[Collected data]
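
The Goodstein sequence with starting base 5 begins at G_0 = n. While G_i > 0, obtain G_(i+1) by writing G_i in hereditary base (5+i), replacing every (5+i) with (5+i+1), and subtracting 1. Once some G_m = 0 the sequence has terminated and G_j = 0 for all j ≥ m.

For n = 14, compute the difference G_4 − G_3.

1

(0) 14|_5 = 2·5 + 4 ↦ 2·6 + 4|_6 = 16 ⇒ 15
(1) 15|_6 = 2·6 + 3 ↦ 2·7 + 3|_7 = 17 ⇒ 16
(2) 16|_7 = 2·7 + 2 ↦ 2·8 + 2|_8 = 18 ⇒ 17
(3) 17|_8 = 2·8 + 1 ↦ 2·9 + 1|_9 = 19 ⇒ 18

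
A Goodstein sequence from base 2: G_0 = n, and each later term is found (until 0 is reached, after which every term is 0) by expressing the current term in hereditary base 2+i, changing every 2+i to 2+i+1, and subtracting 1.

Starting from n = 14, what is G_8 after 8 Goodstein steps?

step 0: 14 = 2^(2 + 1) + 2^2 + 2; sub 3 for 2: 3^(3 + 1) + 3^3 + 3; = 111; G_1 = 111−1 = 110
step 1: 110 = 3^(3 + 1) + 3^3 + 2; sub 4 for 3: 4^(4 + 1) + 4^4 + 2; = 1282; G_2 = 1282−1 = 1281
step 2: 1281 = 4^(4 + 1) + 4^4 + 1; sub 5 for 4: 5^(5 + 1) + 5^5 + 1; = 18751; G_3 = 18751−1 = 18750
step 3: 18750 = 5^(5 + 1) + 5^5; sub 6 for 5: 6^(6 + 1) + 6^6; = 326592; G_4 = 326592−1 = 326591
step 4: 326591 = 6^(6 + 1) + 5·6^5 + 5·6^4 + 5·6^3 + 5·6^2 + 5·6 + 5; sub 7 for 6: 7^(7 + 1) + 5·7^5 + 5·7^4 + 5·7^3 + 5·7^2 + 5·7 + 5; = 5862841; G_5 = 5862841−1 = 5862840
step 5: 5862840 = 7^(7 + 1) + 5·7^5 + 5·7^4 + 5·7^3 + 5·7^2 + 5·7 + 4; sub 8 for 7: 8^(8 + 1) + 5·8^5 + 5·8^4 + 5·8^3 + 5·8^2 + 5·8 + 4; = 134404972; G_6 = 134404972−1 = 134404971
step 6: 134404971 = 8^(8 + 1) + 5·8^5 + 5·8^4 + 5·8^3 + 5·8^2 + 5·8 + 3; sub 9 for 8: 9^(9 + 1) + 5·9^5 + 5·9^4 + 5·9^3 + 5·9^2 + 5·9 + 3; = 3487116549; G_7 = 3487116549−1 = 3487116548
step 7: 3487116548 = 9^(9 + 1) + 5·9^5 + 5·9^4 + 5·9^3 + 5·9^2 + 5·9 + 2; sub 10 for 9: 10^(10 + 1) + 5·10^5 + 5·10^4 + 5·10^3 + 5·10^2 + 5·10 + 2; = 100000555552; G_8 = 100000555552−1 = 100000555551
step 8: 100000555551 = 10^(10 + 1) + 5·10^5 + 5·10^4 + 5·10^3 + 5·10^2 + 5·10 + 1; sub 11 for 10: 11^(11 + 1) + 5·11^5 + 5·11^4 + 5·11^3 + 5·11^2 + 5·11 + 1; = 3138429262497; G_9 = 3138429262497−1 = 3138429262496

100000555551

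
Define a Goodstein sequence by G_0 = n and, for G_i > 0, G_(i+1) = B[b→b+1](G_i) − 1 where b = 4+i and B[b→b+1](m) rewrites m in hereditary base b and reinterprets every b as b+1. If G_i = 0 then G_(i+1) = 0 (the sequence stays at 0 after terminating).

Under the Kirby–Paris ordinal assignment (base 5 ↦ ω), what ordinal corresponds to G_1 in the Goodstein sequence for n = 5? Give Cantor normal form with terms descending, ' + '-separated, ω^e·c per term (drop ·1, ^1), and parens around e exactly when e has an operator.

ω

[0] 5 ≡ 4 + 1 (base 4). Lift 5: 6. −1: 5.
[1] 5 ≡ 5 (base 5). Lift 6: 6. −1: 5.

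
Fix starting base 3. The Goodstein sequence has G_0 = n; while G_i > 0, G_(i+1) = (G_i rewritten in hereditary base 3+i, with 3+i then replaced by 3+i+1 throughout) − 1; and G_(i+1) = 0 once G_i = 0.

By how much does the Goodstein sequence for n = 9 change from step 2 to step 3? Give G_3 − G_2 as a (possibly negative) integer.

2

G_0=9  [base 3] 3^2  →[3↦4]→  4^2 = 16  −1 ⇒ G_1=15
G_1=15  [base 4] 3·4 + 3  →[4↦5]→  3·5 + 3 = 18  −1 ⇒ G_2=17
G_2=17  [base 5] 3·5 + 2  →[5↦6]→  3·6 + 2 = 20  −1 ⇒ G_3=19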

Exercise: Reply with the complete data above, every character as it stands.

Task output:
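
The Goodstein sequence with starting base 5 begins at G_0 = n. While G_i > 0, obtain G_(i+1) by writing G_i in hereditary base (5+i), replacing every (5+i) with (5+i+1), and subtracting 1. Once some G_m = 0 the sequence has terminated and G_j = 0 for all j ≥ m.

For n = 14, compute the difference G_4 − G_3.

1

(0) 14|_5 = 2·5 + 4 ↦ 2·6 + 4|_6 = 16 ⇒ 15
(1) 15|_6 = 2·6 + 3 ↦ 2·7 + 3|_7 = 17 ⇒ 16
(2) 16|_7 = 2·7 + 2 ↦ 2·8 + 2|_8 = 18 ⇒ 17
(3) 17|_8 = 2·8 + 1 ↦ 2·9 + 1|_9 = 19 ⇒ 18

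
A Goodstein sequence from base 2: G_0 = n, and each later term is found (until 0 is reached, after which every term is 0) by expressing the current term in hereditary base 2+i, changing every 2+i to 2+i+1, and subtracting 1.

Starting from n = 14, what is G_8 after 8 Goodstein steps?

step 0: 14 = 2^(2 + 1) + 2^2 + 2; sub 3 for 2: 3^(3 + 1) + 3^3 + 3; = 111; G_1 = 111−1 = 110
step 1: 110 = 3^(3 + 1) + 3^3 + 2; sub 4 for 3: 4^(4 + 1) + 4^4 + 2; = 1282; G_2 = 1282−1 = 1281
step 2: 1281 = 4^(4 + 1) + 4^4 + 1; sub 5 for 4: 5^(5 + 1) + 5^5 + 1; = 18751; G_3 = 18751−1 = 18750
step 3: 18750 = 5^(5 + 1) + 5^5; sub 6 for 5: 6^(6 + 1) + 6^6; = 326592; G_4 = 326592−1 = 326591
step 4: 326591 = 6^(6 + 1) + 5·6^5 + 5·6^4 + 5·6^3 + 5·6^2 + 5·6 + 5; sub 7 for 6: 7^(7 + 1) + 5·7^5 + 5·7^4 + 5·7^3 + 5·7^2 + 5·7 + 5; = 5862841; G_5 = 5862841−1 = 5862840
step 5: 5862840 = 7^(7 + 1) + 5·7^5 + 5·7^4 + 5·7^3 + 5·7^2 + 5·7 + 4; sub 8 for 7: 8^(8 + 1) + 5·8^5 + 5·8^4 + 5·8^3 + 5·8^2 + 5·8 + 4; = 134404972; G_6 = 134404972−1 = 134404971
step 6: 134404971 = 8^(8 + 1) + 5·8^5 + 5·8^4 + 5·8^3 + 5·8^2 + 5·8 + 3; sub 9 for 8: 9^(9 + 1) + 5·9^5 + 5·9^4 + 5·9^3 + 5·9^2 + 5·9 + 3; = 3487116549; G_7 = 3487116549−1 = 3487116548
step 7: 3487116548 = 9^(9 + 1) + 5·9^5 + 5·9^4 + 5·9^3 + 5·9^2 + 5·9 + 2; sub 10 for 9: 10^(10 + 1) + 5·10^5 + 5·10^4 + 5·10^3 + 5·10^2 + 5·10 + 2; = 100000555552; G_8 = 100000555552−1 = 100000555551
step 8: 100000555551 = 10^(10 + 1) + 5·10^5 + 5·10^4 + 5·10^3 + 5·10^2 + 5·10 + 1; sub 11 for 10: 11^(11 + 1) + 5·11^5 + 5·11^4 + 5·11^3 + 5·11^2 + 5·11 + 1; = 3138429262497; G_9 = 3138429262497−1 = 3138429262496

100000555551

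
Define a Goodstein sequence by G_0 = n and, for G_i > 0, G_(i+1) = B[b→b+1](G_i) − 1 where b = 4+i and B[b→b+1](m) rewrites m in hereditary base b and reinterprets every b as b+1. If G_i = 0 then G_(i+1) = 0 (the sequence stays at 0 after terminating).

Under the Kirby–Paris ordinal assignment (base 5 ↦ ω), what ordinal corresponds to G_1 in the Goodstein sequence for n = 5? Give Cantor normal form with terms descending, ' + '-separated, ω^e·c per term (drop ·1, ^1), and parens around e exactly when e has an operator.

ω

[0] 5 ≡ 4 + 1 (base 4). Lift 5: 6. −1: 5.
[1] 5 ≡ 5 (base 5). Lift 6: 6. −1: 5.

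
Fix starting base 3. The Goodstein sequence has G_0 = n; while G_i > 0, G_(i+1) = (G_i rewritten in hereditary base 3+i, with 3+i then replaced by 3+i+1 throughout) − 1; and G_(i+1) = 0 once G_i = 0.

By how much does the Goodstein sequence for n = 9 change from step 2 to step 3? Give G_3 − G_2 as a (possibly negative) integer.

2

G_0=9  [base 3] 3^2  →[3↦4]→  4^2 = 16  −1 ⇒ G_1=15
G_1=15  [base 4] 3·4 + 3  →[4↦5]→  3·5 + 3 = 18  −1 ⇒ G_2=17
G_2=17  [base 5] 3·5 + 2  →[5↦6]→  3·6 + 2 = 20  −1 ⇒ G_3=19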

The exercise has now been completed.